═══ Source material

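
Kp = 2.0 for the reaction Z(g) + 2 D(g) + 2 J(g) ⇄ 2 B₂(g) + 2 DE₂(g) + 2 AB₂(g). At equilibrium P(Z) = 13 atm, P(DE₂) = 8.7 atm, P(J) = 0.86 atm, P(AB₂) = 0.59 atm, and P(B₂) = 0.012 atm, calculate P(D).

At equilibrium, Kp = P(B₂)²·P(DE₂)²·P(AB₂)² / (P(Z)·P(D)²·P(J)²) = 2.0.
(0.012)²·(8.7)²·(0.59)² / ((13)·(P(D))²·(0.86)²) = 2.0
P(D)² = 1.97e-4 ⇒ P(D) = 0.014 atm

P(D) = 0.014 atm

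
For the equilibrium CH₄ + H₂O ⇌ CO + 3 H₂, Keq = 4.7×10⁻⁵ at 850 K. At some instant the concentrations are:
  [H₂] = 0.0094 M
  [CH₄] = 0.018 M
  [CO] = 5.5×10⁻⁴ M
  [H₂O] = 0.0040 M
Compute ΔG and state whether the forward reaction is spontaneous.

Q = [CO]·[H₂]³ / ([CH₄]·[H₂O]) = (5.5×10⁻⁴)·(0.0094)³ / ((0.018)·(0.0040)) = 6.34×10⁻⁶
ΔG = RT ln(Q/Keq) = (8.314 J mol⁻¹ K⁻¹)(850 K) × ln(6.34×10⁻⁶/4.7×10⁻⁵)
   = (7.067 kJ/mol)(-2.003) = -14.2 kJ/mol
ΔG < 0, so the forward reaction is spontaneous (proceeds forward).

ΔG = -14.2 kJ/mol; the forward reaction is spontaneous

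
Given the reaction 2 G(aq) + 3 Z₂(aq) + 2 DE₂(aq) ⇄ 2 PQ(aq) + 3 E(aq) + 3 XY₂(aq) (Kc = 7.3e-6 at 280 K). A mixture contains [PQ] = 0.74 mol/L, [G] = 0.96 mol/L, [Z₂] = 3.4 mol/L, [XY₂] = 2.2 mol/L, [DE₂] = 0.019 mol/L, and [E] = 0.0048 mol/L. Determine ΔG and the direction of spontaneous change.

ΔG = 4.45 kJ/mol; the forward reaction is non-spontaneous

Qc = [PQ]²·[E]³·[XY₂]³ / ([G]²·[Z₂]³·[DE₂]²) = (0.74)²·(0.0048)³·(2.2)³ / ((0.96)²·(3.4)³·(0.019)²) = 4.93e-5
ΔG = RT ln(Qc/Kc) = (8.314 J mol⁻¹ K⁻¹)(280 K) × ln(4.93e-5/7.3e-6)
   = (2.328 kJ/mol)(1.910) = 4.45 kJ/mol
ΔG > 0, so the forward reaction is non-spontaneous (proceeds in reverse).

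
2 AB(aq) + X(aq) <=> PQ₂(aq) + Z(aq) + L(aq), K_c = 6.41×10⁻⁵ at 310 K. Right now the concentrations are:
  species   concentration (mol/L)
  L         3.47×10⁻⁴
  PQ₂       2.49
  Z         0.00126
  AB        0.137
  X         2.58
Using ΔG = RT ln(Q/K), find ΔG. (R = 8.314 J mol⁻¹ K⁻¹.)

ΔG = -2.70 kJ/mol

Q_c = [PQ₂]·[Z]·[L] / ([AB]²·[X]) = (2.49)·(0.00126)·(3.47×10⁻⁴) / ((0.137)²·(2.58)) = 2.25×10⁻⁵
ΔG = RT ln(Q_c/K_c) = (8.314 J mol⁻¹ K⁻¹)(310 K) × ln(2.25×10⁻⁵/6.41×10⁻⁵)
   = (2.577 kJ/mol)(-1.047) = -2.70 kJ/mol
ΔG < 0, so the forward reaction is spontaneous (proceeds forward).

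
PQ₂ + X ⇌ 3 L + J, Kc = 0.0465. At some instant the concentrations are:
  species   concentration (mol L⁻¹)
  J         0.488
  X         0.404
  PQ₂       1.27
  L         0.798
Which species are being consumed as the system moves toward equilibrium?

L, J (products)

Qc = [L]³·[J] / ([PQ₂]·[X]) = (0.798)³·(0.488) / ((1.27)·(0.404)) = 0.483
Qc = 0.483 > Kc = 0.0465: net reverse reaction.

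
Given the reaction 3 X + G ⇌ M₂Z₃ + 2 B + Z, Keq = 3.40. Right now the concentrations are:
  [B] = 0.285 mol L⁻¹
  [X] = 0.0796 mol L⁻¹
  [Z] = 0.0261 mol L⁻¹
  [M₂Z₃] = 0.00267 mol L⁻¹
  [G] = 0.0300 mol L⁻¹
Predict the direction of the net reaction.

Q = [M₂Z₃]·[B]²·[Z] / ([X]³·[G]) = (0.00267)·(0.285)²·(0.0261) / ((0.0796)³·(0.0300)) = 0.374
Q = 0.374 < Keq = 3.40, so the forward reaction proceeds.

to the right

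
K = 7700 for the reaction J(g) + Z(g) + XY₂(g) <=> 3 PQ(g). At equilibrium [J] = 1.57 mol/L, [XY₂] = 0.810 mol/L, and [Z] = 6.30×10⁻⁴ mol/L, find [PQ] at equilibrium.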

══════

Task.
Each line holding "instant" should be copied from the material above.

Task solution.
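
For the equilibrium CH₄ + H₂O ⇌ CO + 3 H₂, Keq = 4.7×10⁻⁵ at 850 K. At some instant the concentrations are:
PQ₂ + X ⇌ 3 L + J, Kc = 0.0465. At some instant the concentrations are: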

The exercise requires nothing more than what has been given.